● TASK DIRECTIONS: The expected output is every entry, repeated word for word.

++++ DATASET

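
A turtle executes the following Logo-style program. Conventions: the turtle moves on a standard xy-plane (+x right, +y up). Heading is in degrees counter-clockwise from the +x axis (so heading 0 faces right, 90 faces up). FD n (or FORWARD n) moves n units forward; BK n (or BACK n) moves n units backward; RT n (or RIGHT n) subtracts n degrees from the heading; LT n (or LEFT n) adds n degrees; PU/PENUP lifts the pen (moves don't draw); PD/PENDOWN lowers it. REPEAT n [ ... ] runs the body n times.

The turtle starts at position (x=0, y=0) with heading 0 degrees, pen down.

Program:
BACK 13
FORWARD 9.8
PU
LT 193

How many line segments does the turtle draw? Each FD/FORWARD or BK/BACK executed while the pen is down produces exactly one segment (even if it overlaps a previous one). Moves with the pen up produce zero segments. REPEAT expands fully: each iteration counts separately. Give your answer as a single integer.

Executing turtle program step by step:
Start: pos=(0,0), heading=0, pen down
BK 13: (0,0) -> (-13,0) [heading=0, draw]
FD 9.8: (-13,0) -> (-3.2,0) [heading=0, draw]
PU: pen up
LT 193: heading 0 -> 193
Final: pos=(-3.2,0), heading=193, 2 segment(s) drawn
Segments drawn: 2

Answer: 2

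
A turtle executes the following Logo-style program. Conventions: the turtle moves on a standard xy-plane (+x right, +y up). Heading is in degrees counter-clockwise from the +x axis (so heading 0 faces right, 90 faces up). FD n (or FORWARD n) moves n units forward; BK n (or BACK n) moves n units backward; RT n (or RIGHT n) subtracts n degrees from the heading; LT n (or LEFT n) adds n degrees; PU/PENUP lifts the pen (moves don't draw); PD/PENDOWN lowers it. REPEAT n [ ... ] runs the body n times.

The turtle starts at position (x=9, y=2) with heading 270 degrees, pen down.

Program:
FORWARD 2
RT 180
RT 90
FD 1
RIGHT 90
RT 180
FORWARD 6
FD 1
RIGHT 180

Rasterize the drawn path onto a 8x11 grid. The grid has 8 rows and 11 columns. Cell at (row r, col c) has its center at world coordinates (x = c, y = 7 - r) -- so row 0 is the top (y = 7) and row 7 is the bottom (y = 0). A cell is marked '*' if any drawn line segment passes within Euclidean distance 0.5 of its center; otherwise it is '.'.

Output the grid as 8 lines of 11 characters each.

Answer: ..........*
..........*
..........*
..........*
..........*
.........**
.........**
.........**

Derivation:
Segment 0: (9,2) -> (9,0)
Segment 1: (9,0) -> (10,0)
Segment 2: (10,0) -> (10,6)
Segment 3: (10,6) -> (10,7)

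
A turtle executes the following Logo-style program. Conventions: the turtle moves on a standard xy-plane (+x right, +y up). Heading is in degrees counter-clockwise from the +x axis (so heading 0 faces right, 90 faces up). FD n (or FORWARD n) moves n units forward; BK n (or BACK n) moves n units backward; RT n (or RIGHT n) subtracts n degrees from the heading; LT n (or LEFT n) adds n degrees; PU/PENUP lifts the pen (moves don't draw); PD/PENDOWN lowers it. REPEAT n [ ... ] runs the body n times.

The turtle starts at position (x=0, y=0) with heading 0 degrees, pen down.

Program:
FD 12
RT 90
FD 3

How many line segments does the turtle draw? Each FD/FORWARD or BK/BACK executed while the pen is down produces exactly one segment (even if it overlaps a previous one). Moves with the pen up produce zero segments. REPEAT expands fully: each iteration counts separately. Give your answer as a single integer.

Executing turtle program step by step:
Start: pos=(0,0), heading=0, pen down
FD 12: (0,0) -> (12,0) [heading=0, draw]
RT 90: heading 0 -> 270
FD 3: (12,0) -> (12,-3) [heading=270, draw]
Final: pos=(12,-3), heading=270, 2 segment(s) drawn
Segments drawn: 2

Answer: 2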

++++++++

● EXERCISE ANSWER:
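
A turtle executes the following Logo-style program. Conventions: the turtle moves on a standard xy-plane (+x right, +y up). Heading is in degrees counter-clockwise from the +x axis (so heading 0 faces right, 90 faces up). FD n (or FORWARD n) moves n units forward; BK n (or BACK n) moves n units backward; RT n (or RIGHT n) subtracts n degrees from the heading; LT n (or LEFT n) adds n degrees; PU/PENUP lifts the pen (moves don't draw); PD/PENDOWN lowers it. REPEAT n [ ... ] runs the body n times.

The turtle starts at position (x=0, y=0) with heading 0 degrees, pen down.

Program:
BACK 13
FORWARD 9.8
PU
LT 193

How many line segments does the turtle draw? Each FD/FORWARD or BK/BACK executed while the pen is down produces exactly one segment (even if it overlaps a previous one). Moves with the pen up produce zero segments. REPEAT expands fully: each iteration counts separately. Give your answer as a single integer.

Executing turtle program step by step:
Start: pos=(0,0), heading=0, pen down
BK 13: (0,0) -> (-13,0) [heading=0, draw]
FD 9.8: (-13,0) -> (-3.2,0) [heading=0, draw]
PU: pen up
LT 193: heading 0 -> 193
Final: pos=(-3.2,0), heading=193, 2 segment(s) drawn
Segments drawn: 2

Answer: 2

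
A turtle executes the following Logo-style program. Conventions: the turtle moves on a standard xy-plane (+x right, +y up). Heading is in degrees counter-clockwise from the +x axis (so heading 0 faces right, 90 faces up). FD n (or FORWARD n) moves n units forward; BK n (or BACK n) moves n units backward; RT n (or RIGHT n) subtracts n degrees from the heading; LT n (or LEFT n) adds n degrees; PU/PENUP lifts the pen (moves don't draw); PD/PENDOWN lowers it. REPEAT n [ ... ] runs the body n times.

The turtle starts at position (x=9, y=2) with heading 270 degrees, pen down.

Program:
FORWARD 2
RT 180
RT 90
FD 1
RIGHT 90
RT 180
FORWARD 6
FD 1
RIGHT 180

Rasterize the drawn path onto a 8x11 grid. The grid has 8 rows and 11 columns. Cell at (row r, col c) has its center at world coordinates (x = c, y = 7 - r) -- so row 0 is the top (y = 7) and row 7 is the bottom (y = 0). A cell is marked '*' if any drawn line segment passes within Euclidean distance 0.5 of its center; otherwise it is '.'.

Output the grid as 8 lines of 11 characters each.

Answer: ..........*
..........*
..........*
..........*
..........*
.........**
.........**
.........**

Derivation:
Segment 0: (9,2) -> (9,0)
Segment 1: (9,0) -> (10,0)
Segment 2: (10,0) -> (10,6)
Segment 3: (10,6) -> (10,7)

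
A turtle executes the following Logo-style program. Conventions: the turtle moves on a standard xy-plane (+x right, +y up). Heading is in degrees counter-clockwise from the +x axis (so heading 0 faces right, 90 faces up). FD n (or FORWARD n) moves n units forward; BK n (or BACK n) moves n units backward; RT n (or RIGHT n) subtracts n degrees from the heading; LT n (or LEFT n) adds n degrees; PU/PENUP lifts the pen (moves don't draw); PD/PENDOWN lowers it. REPEAT n [ ... ] runs the body n times.

The turtle starts at position (x=0, y=0) with heading 0 degrees, pen down.

Program:
FD 12
RT 90
FD 3

How many line segments does the turtle draw? Each FD/FORWARD or BK/BACK executed while the pen is down produces exactly one segment (even if it overlaps a previous one). Moves with the pen up produce zero segments. REPEAT expands fully: each iteration counts separately. Give your answer as a single integer.

Executing turtle program step by step:
Start: pos=(0,0), heading=0, pen down
FD 12: (0,0) -> (12,0) [heading=0, draw]
RT 90: heading 0 -> 270
FD 3: (12,0) -> (12,-3) [heading=270, draw]
Final: pos=(12,-3), heading=270, 2 segment(s) drawn
Segments drawn: 2

Answer: 2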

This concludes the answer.